##### Source data #####
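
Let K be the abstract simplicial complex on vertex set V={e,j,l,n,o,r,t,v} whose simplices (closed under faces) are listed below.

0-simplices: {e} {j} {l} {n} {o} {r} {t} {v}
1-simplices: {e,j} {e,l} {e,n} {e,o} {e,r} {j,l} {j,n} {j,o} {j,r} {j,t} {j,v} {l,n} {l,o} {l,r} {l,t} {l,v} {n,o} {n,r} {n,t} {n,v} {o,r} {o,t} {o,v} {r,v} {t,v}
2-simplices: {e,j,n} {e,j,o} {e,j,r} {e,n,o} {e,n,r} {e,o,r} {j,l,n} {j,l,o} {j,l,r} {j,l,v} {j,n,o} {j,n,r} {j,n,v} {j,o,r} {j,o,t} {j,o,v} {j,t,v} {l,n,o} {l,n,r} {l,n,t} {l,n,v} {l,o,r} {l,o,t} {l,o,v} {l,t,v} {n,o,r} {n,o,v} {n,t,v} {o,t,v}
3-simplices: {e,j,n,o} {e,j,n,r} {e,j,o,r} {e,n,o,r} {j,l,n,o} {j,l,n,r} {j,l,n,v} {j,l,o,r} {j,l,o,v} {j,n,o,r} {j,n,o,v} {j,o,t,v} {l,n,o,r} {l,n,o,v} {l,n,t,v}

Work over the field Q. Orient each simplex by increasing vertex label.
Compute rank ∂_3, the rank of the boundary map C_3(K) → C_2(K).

n_0=8 n_1=25 n_2=29 n_3=15  [Q]
∂1: piv[ej,el,en,eo,er,jt,jv] rk=7  ker:jl,jn,jo,jr,ln,lo,lr,lt,lv,no,nr,nt,nv,or,ot,ov,rv,tv
∂2: piv[ejn,ejo,ejr,eno,enr,eor,jln,jlo,jlr,jlv,jnv,jot,jov,jtv,lnt,lot] rk=16  ker:jno,jnr,jor,lno,lnr,lnv,lor,lov,ltv,nor,nov,ntv,otv
∂3: piv[ejno,ejnr,ejor,enor,jlno,jlnr,jlnv,jlor,jlov,jnov,jotv,lntv] rk=12  ker:jnor,lnor,lnov
rk∂_3=12

rank∂_3=12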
#####
Transcribe all of the records above without altering anything.

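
Let K be the abstract simplicial complex on vertex set V={e,j,l,n,o,r,t,v} whose simplices (closed under faces) are listed below.

0-simplices: {e} {j} {l} {n} {o} {r} {t} {v}
1-simplices: {e,j} {e,l} {e,n} {e,o} {e,r} {j,l} {j,n} {j,o} {j,r} {j,t} {j,v} {l,n} {l,o} {l,r} {l,t} {l,v} {n,o} {n,r} {n,t} {n,v} {o,r} {o,t} {o,v} {r,v} {t,v}
2-simplices: {e,j,n} {e,j,o} {e,j,r} {e,n,o} {e,n,r} {e,o,r} {j,l,n} {j,l,o} {j,l,r} {j,l,v} {j,n,o} {j,n,r} {j,n,v} {j,o,r} {j,o,t} {j,o,v} {j,t,v} {l,n,o} {l,n,r} {l,n,t} {l,n,v} {l,o,r} {l,o,t} {l,o,v} {l,t,v} {n,o,r} {n,o,v} {n,t,v} {o,t,v}
3-simplices: {e,j,n,o} {e,j,n,r} {e,j,o,r} {e,n,o,r} {j,l,n,o} {j,l,n,r} {j,l,n,v} {j,l,o,r} {j,l,o,v} {j,n,o,r} {j,n,o,v} {j,o,t,v} {l,n,o,r} {l,n,o,v} {l,n,t,v}

Work over the field Q. Orient each simplex by increasing vertex label.
Compute rank ∂_3, the rank of the boundary map C_3(K) → C_2(K).

n_0=8 n_1=25 n_2=29 n_3=15  [Q]
∂1: piv[ej,el,en,eo,er,jt,jv] rk=7  ker:jl,jn,jo,jr,ln,lo,lr,lt,lv,no,nr,nt,nv,or,ot,ov,rv,tv
∂2: piv[ejn,ejo,ejr,eno,enr,eor,jln,jlo,jlr,jlv,jnv,jot,jov,jtv,lnt,lot] rk=16  ker:jno,jnr,jor,lno,lnr,lnv,lor,lov,ltv,nor,nov,ntv,otv
∂3: piv[ejno,ejnr,ejor,enor,jlno,jlnr,jlnv,jlor,jlov,jnov,jotv,lntv] rk=12  ker:jnor,lnor,lnov
rk∂_3=12

rank∂_3=12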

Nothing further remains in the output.